• _PROBLEM STATEMENT_
Report how many lines in the entries below hold the word "budget". Your answer is that number alone.

• _RECORDED DATA_
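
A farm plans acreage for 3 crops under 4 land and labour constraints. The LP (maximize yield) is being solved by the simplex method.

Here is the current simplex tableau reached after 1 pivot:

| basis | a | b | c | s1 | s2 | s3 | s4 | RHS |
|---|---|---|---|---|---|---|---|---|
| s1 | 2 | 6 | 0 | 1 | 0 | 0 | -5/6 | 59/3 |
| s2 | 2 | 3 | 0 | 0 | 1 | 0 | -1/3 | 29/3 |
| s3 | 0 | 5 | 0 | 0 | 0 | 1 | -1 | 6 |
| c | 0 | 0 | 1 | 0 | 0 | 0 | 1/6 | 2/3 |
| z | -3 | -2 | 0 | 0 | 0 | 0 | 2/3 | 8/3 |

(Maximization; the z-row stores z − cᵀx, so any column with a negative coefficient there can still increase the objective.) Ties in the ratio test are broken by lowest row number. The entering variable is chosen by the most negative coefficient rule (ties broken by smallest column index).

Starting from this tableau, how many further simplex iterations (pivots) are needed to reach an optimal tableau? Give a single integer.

1

pivot: a in, s2 out → z = 103/6
No improving column remains; optimal.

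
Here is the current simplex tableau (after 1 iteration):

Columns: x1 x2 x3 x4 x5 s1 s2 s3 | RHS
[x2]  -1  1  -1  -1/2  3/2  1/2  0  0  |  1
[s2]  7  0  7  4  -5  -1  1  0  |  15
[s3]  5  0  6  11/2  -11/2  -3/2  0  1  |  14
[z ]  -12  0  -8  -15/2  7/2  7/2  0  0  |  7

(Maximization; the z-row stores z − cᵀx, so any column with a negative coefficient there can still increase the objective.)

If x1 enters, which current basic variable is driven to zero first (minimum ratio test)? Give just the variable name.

Ratios: row 1 (x2): entry -1 ≤ 0, skip; row 2 (s2): 15/7 = 15/7; row 3 (s3): 14/5 = 14/5.
Minimum ratio 15/7 is in the s2 row, so s2 leaves.

s2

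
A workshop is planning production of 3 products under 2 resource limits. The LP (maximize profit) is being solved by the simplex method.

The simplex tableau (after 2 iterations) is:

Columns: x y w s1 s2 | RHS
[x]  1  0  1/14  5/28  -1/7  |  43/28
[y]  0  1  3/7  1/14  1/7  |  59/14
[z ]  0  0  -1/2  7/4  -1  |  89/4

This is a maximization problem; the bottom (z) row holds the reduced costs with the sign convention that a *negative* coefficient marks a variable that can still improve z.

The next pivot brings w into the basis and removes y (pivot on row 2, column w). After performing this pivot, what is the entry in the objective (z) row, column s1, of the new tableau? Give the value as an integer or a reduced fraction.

Pivot element is row 2, column w: 3/7.
Normalize row 2: new (row 2, s1) = (1/14)/(3/7) = 1/6.
z-row ← z-row − (-1/2)·(new row 2): 7/4 − (-1/2)·(1/6) = 11/6.

11/6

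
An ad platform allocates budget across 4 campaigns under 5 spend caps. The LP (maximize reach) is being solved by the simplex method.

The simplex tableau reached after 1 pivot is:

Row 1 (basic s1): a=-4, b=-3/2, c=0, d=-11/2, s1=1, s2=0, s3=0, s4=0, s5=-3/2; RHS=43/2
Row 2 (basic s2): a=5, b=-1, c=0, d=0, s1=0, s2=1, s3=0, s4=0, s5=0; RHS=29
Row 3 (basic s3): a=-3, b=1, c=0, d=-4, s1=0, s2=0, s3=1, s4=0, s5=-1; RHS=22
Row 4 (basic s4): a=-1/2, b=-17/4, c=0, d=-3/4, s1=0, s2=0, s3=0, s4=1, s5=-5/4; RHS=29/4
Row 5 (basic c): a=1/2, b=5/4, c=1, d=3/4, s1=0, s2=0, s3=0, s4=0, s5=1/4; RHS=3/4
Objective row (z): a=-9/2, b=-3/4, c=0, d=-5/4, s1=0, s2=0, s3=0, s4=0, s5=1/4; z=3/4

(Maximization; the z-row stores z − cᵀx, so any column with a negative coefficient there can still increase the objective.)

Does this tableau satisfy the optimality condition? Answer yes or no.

no

Column a has objective-row coefficient -9/2, which is negative; an improving pivot exists, so not yet optimal.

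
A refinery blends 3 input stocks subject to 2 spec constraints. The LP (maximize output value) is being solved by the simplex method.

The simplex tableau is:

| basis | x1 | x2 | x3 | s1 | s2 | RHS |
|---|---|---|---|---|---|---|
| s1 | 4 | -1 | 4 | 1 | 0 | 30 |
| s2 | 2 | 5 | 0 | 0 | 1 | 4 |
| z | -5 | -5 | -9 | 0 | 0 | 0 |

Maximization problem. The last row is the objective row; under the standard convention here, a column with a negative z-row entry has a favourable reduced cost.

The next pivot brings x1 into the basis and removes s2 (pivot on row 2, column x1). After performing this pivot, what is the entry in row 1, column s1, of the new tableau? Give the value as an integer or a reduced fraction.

1

Pivot element is row 2, column x1: 2.
Normalize row 2: new (row 2, s1) = 0/2 = 0.
row 1 ← row 1 − 4·(new row 2): 1 − 4·0 = 1.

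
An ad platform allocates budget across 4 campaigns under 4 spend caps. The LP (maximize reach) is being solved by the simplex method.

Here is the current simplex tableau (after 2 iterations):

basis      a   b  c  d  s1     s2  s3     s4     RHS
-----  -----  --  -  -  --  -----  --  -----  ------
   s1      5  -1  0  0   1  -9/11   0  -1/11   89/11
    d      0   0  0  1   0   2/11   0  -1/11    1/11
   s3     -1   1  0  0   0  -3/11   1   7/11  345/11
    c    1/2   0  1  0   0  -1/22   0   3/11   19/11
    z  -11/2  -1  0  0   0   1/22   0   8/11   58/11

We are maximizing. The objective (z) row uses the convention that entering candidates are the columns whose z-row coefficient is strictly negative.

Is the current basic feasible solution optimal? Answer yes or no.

Column a has objective-row coefficient -11/2, which is negative; an improving pivot exists, so not yet optimal.

no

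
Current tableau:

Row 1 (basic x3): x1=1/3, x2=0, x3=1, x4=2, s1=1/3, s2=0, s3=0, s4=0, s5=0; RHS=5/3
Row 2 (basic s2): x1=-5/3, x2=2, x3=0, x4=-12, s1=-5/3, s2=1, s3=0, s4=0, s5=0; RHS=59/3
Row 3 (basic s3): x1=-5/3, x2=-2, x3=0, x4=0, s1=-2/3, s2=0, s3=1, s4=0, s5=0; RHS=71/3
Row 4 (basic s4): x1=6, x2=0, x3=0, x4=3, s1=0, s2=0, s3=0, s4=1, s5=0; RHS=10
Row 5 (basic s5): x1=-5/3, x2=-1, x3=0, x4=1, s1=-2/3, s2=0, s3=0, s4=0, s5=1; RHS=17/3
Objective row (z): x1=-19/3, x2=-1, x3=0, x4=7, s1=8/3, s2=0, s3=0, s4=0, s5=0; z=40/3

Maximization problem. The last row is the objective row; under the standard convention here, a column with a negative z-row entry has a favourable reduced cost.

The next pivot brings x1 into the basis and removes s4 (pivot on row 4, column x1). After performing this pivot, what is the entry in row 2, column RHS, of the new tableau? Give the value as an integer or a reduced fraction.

202/9

Pivot element is row 4, column x1: 6.
Normalize row 4: new (row 4, RHS) = 10/6 = 5/3.
row 2 ← row 2 − (-5/3)·(new row 4): 59/3 − (-5/3)·(5/3) = 202/9.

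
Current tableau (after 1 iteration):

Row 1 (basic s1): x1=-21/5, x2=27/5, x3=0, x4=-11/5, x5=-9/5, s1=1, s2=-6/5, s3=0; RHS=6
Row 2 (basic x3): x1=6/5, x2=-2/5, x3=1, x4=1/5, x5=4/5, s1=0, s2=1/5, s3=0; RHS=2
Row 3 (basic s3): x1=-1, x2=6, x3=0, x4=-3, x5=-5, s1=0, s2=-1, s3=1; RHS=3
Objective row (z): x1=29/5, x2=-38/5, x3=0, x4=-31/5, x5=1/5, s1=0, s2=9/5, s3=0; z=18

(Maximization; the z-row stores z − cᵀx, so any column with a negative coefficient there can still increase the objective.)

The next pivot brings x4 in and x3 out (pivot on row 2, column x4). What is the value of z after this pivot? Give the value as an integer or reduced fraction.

80

Minimum ratio for x4: 2/(1/5) = 10.
z changes by −(z-row coeff of x4)·ratio = −(-31/5)·10 = 62.
New z = 18 + 62 = 80.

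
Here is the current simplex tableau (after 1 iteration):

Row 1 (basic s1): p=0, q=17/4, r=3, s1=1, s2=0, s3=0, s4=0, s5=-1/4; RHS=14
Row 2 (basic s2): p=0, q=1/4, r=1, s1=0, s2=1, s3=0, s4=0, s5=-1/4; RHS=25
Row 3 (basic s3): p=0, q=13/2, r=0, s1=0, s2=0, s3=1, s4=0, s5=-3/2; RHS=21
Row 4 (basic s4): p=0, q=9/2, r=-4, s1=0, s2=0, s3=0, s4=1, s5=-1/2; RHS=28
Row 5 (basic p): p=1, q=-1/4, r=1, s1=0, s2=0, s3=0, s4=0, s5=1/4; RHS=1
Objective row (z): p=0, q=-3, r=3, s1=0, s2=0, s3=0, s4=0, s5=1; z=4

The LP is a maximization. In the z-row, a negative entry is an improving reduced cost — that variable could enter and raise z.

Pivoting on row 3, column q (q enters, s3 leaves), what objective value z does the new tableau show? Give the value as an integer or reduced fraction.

Minimum ratio for q: 21/(13/2) = 42/13.
z changes by −(z-row coeff of q)·ratio = −(-3)·(42/13) = 126/13.
New z = 4 + (126/13) = 178/13.

178/13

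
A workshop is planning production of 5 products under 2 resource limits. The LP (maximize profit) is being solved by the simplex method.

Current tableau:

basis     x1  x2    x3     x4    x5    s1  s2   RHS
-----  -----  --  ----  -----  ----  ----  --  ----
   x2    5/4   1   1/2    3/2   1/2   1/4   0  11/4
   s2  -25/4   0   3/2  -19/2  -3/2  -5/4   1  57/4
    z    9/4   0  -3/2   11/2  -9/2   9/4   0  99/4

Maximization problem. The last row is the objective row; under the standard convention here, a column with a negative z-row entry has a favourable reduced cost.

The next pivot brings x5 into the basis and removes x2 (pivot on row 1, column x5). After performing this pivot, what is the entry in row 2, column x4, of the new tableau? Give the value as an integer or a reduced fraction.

-5

Pivot element is row 1, column x5: 1/2.
Normalize row 1: new (row 1, x4) = (3/2)/(1/2) = 3.
row 2 ← row 2 − (-3/2)·(new row 1): -19/2 − (-3/2)·3 = -5.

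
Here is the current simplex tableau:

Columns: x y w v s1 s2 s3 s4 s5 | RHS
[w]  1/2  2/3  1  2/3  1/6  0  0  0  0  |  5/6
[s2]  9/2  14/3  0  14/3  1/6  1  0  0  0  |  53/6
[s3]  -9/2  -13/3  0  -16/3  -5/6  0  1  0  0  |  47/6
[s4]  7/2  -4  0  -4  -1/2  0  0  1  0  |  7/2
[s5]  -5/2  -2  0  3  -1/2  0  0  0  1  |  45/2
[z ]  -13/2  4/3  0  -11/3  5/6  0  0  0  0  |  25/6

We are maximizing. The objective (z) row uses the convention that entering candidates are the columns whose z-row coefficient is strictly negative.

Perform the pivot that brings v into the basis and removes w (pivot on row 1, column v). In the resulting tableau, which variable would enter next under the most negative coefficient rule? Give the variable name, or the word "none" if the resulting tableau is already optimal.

Pivot element 2/3. New z-row = old z-row − (-11/3)·(row 1/(2/3)).
Updated z-row coefficients: x: -15/4, y: 5, w: 11/2, v: 0, s1: 7/4, s2: 0, s3: 0, s4: 0, s5: 0.
The most negative is -15/4 in column x, so x would enter next.

x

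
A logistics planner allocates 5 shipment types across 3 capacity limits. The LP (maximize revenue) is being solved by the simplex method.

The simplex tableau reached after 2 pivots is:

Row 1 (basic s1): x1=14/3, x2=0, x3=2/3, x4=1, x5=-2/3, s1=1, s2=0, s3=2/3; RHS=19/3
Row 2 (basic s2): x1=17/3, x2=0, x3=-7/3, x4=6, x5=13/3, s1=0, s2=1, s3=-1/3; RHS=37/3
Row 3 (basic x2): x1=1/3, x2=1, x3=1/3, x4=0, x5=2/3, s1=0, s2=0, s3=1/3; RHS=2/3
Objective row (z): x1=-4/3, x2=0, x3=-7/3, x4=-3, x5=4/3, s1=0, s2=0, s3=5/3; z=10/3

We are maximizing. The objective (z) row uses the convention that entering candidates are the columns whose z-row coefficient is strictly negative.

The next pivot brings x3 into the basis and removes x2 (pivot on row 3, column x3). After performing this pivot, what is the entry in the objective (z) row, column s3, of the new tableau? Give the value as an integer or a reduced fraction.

Pivot element is row 3, column x3: 1/3.
Normalize row 3: new (row 3, s3) = (1/3)/(1/3) = 1.
z-row ← z-row − (-7/3)·(new row 3): 5/3 − (-7/3)·1 = 4.

4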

• _WRITTEN RESPONSE_
2